=== WHAT YOU NEED TO DO ===
Repeat every entry, word for word, leaving no line out.

[[ EXTRACTED ENTRIES, beginning ]]

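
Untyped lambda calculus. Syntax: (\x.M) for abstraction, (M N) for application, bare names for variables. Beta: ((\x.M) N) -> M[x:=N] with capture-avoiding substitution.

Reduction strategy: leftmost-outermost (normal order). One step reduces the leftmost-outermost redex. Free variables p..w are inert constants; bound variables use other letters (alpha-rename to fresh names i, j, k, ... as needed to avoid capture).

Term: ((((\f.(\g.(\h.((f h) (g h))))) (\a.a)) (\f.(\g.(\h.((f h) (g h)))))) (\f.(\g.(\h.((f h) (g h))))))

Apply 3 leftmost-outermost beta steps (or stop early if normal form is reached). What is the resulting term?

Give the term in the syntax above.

Answer: (((\a.a) (\f.(\g.(\h.((f h) (g h)))))) ((\f.(\g.(\h.((f h) (g h))))) (\f.(\g.(\h.((f h) (g h)))))))

Derivation:
Step 0: ((((\f.(\g.(\h.((f h) (g h))))) (\a.a)) (\f.(\g.(\h.((f h) (g h)))))) (\f.(\g.(\h.((f h) (g h))))))
Step 1: (((\g.(\h.(((\a.a) h) (g h)))) (\f.(\g.(\h.((f h) (g h)))))) (\f.(\g.(\h.((f h) (g h))))))
Step 2: ((\h.(((\a.a) h) ((\f.(\g.(\h.((f h) (g h))))) h))) (\f.(\g.(\h.((f h) (g h))))))
Step 3: (((\a.a) (\f.(\g.(\h.((f h) (g h)))))) ((\f.(\g.(\h.((f h) (g h))))) (\f.(\g.(\h.((f h) (g h)))))))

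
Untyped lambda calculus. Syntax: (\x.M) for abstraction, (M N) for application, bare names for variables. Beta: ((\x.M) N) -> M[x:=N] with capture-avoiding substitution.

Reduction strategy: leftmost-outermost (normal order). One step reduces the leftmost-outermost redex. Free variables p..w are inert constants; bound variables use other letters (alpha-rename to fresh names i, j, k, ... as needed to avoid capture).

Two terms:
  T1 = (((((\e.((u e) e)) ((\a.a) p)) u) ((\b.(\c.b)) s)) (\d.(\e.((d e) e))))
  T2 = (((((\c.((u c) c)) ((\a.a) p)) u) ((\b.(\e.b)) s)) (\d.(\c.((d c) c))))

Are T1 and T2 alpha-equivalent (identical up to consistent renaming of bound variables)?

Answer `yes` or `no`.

Term 1: (((((\e.((u e) e)) ((\a.a) p)) u) ((\b.(\c.b)) s)) (\d.(\e.((d e) e))))
Term 2: (((((\c.((u c) c)) ((\a.a) p)) u) ((\b.(\e.b)) s)) (\d.(\c.((d c) c))))
Alpha-equivalence: compare structure up to binder renaming.
Result: True

Answer: yes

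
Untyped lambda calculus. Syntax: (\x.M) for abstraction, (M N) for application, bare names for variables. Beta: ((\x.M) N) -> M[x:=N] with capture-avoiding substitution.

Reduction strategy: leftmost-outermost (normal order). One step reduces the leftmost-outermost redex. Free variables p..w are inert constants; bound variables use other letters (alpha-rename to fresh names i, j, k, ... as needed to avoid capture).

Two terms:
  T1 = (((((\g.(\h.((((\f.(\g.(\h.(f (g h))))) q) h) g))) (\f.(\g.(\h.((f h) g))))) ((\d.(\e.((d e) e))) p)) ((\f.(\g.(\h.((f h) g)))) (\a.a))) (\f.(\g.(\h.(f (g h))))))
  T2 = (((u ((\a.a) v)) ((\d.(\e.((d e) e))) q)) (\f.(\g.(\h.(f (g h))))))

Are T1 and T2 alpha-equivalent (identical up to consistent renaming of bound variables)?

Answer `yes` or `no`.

Term 1: (((((\g.(\h.((((\f.(\g.(\h.(f (g h))))) q) h) g))) (\f.(\g.(\h.((f h) g))))) ((\d.(\e.((d e) e))) p)) ((\f.(\g.(\h.((f h) g)))) (\a.a))) (\f.(\g.(\h.(f (g h))))))
Term 2: (((u ((\a.a) v)) ((\d.(\e.((d e) e))) q)) (\f.(\g.(\h.(f (g h))))))
Alpha-equivalence: compare structure up to binder renaming.
Result: False

Answer: no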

[[ EXTRACTED ENTRIES, end ]]

=== SOLUTION FOR THIS EXERCISE ===
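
Untyped lambda calculus. Syntax: (\x.M) for abstraction, (M N) for application, bare names for variables. Beta: ((\x.M) N) -> M[x:=N] with capture-avoiding substitution.

Reduction strategy: leftmost-outermost (normal order). One step reduces the leftmost-outermost redex. Free variables p..w are inert constants; bound variables use other letters (alpha-rename to fresh names i, j, k, ... as needed to avoid capture).

Term: ((((\f.(\g.(\h.((f h) (g h))))) (\a.a)) (\f.(\g.(\h.((f h) (g h)))))) (\f.(\g.(\h.((f h) (g h))))))

Apply 3 leftmost-outermost beta steps (or stop early if normal form is reached). What is the resulting term?

Give the term in the syntax above.

Answer: (((\a.a) (\f.(\g.(\h.((f h) (g h)))))) ((\f.(\g.(\h.((f h) (g h))))) (\f.(\g.(\h.((f h) (g h)))))))

Derivation:
Step 0: ((((\f.(\g.(\h.((f h) (g h))))) (\a.a)) (\f.(\g.(\h.((f h) (g h)))))) (\f.(\g.(\h.((f h) (g h))))))
Step 1: (((\g.(\h.(((\a.a) h) (g h)))) (\f.(\g.(\h.((f h) (g h)))))) (\f.(\g.(\h.((f h) (g h))))))
Step 2: ((\h.(((\a.a) h) ((\f.(\g.(\h.((f h) (g h))))) h))) (\f.(\g.(\h.((f h) (g h))))))
Step 3: (((\a.a) (\f.(\g.(\h.((f h) (g h)))))) ((\f.(\g.(\h.((f h) (g h))))) (\f.(\g.(\h.((f h) (g h)))))))

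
Untyped lambda calculus. Syntax: (\x.M) for abstraction, (M N) for application, bare names for variables. Beta: ((\x.M) N) -> M[x:=N] with capture-avoiding substitution.

Reduction strategy: leftmost-outermost (normal order). One step reduces the leftmost-outermost redex. Free variables p..w are inert constants; bound variables use other letters (alpha-rename to fresh names i, j, k, ... as needed to avoid capture).

Two terms:
  T1 = (((((\e.((u e) e)) ((\a.a) p)) u) ((\b.(\c.b)) s)) (\d.(\e.((d e) e))))
  T2 = (((((\c.((u c) c)) ((\a.a) p)) u) ((\b.(\e.b)) s)) (\d.(\c.((d c) c))))

Are T1 and T2 alpha-equivalent (identical up to consistent renaming of bound variables)?

Answer `yes` or `no`.

Term 1: (((((\e.((u e) e)) ((\a.a) p)) u) ((\b.(\c.b)) s)) (\d.(\e.((d e) e))))
Term 2: (((((\c.((u c) c)) ((\a.a) p)) u) ((\b.(\e.b)) s)) (\d.(\c.((d c) c))))
Alpha-equivalence: compare structure up to binder renaming.
Result: True

Answer: yes

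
Untyped lambda calculus. Syntax: (\x.M) for abstraction, (M N) for application, bare names for variables. Beta: ((\x.M) N) -> M[x:=N] with capture-avoiding substitution.

Reduction strategy: leftmost-outermost (normal order). One step reduces the leftmost-outermost redex. Free variables p..w are inert constants; bound variables use other letters (alpha-rename to fresh names i, j, k, ... as needed to avoid capture).

Two terms:
  T1 = (((((\g.(\h.((((\f.(\g.(\h.(f (g h))))) q) h) g))) (\f.(\g.(\h.((f h) g))))) ((\d.(\e.((d e) e))) p)) ((\f.(\g.(\h.((f h) g)))) (\a.a))) (\f.(\g.(\h.(f (g h))))))
  T2 = (((u ((\a.a) v)) ((\d.(\e.((d e) e))) q)) (\f.(\g.(\h.(f (g h))))))

Are T1 and T2 alpha-equivalent (identical up to consistent renaming of bound variables)?

Answer `yes` or `no`.

Term 1: (((((\g.(\h.((((\f.(\g.(\h.(f (g h))))) q) h) g))) (\f.(\g.(\h.((f h) g))))) ((\d.(\e.((d e) e))) p)) ((\f.(\g.(\h.((f h) g)))) (\a.a))) (\f.(\g.(\h.(f (g h))))))
Term 2: (((u ((\a.a) v)) ((\d.(\e.((d e) e))) q)) (\f.(\g.(\h.(f (g h))))))
Alpha-equivalence: compare structure up to binder renaming.
Result: False

Answer: no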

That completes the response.